Supplied material Block Start

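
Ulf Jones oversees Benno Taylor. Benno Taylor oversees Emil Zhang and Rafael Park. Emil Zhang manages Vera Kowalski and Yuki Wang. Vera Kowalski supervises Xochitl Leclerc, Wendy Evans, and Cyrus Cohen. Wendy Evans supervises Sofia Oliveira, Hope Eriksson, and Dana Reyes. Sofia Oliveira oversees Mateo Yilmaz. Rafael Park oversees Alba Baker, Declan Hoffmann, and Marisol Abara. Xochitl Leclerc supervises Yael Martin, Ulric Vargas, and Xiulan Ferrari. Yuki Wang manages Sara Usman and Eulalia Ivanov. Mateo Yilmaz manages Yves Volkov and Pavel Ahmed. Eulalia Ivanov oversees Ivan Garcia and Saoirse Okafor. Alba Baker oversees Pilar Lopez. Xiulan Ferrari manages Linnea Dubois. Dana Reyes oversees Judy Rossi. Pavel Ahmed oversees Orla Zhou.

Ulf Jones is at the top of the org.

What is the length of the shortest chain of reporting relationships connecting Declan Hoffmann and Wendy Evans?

5

Declan Hoffmann is 2 levels below Benno Taylor, and Wendy Evans is 3 levels below Benno Taylor (their lowest common manager). The shortest path runs up from Declan Hoffmann to Benno Taylor and back down to Wendy Evans: 2 + 3 = 5 links.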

Supplied material Block End

Task details:
Look above for the line that contains "Ulf Jones is at the top of the org.". That line and every line after it through the end of the data must be written out exactly, with nothing else.

Answer space:
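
Ulf Jones is at the top of the org.

What is the length of the shortest chain of reporting relationships connecting Declan Hoffmann and Wendy Evans?

5

Declan Hoffmann is 2 levels below Benno Taylor, and Wendy Evans is 3 levels below Benno Taylor (their lowest common manager). The shortest path runs up from Declan Hoffmann to Benno Taylor and back down to Wendy Evans: 2 + 3 = 5 links.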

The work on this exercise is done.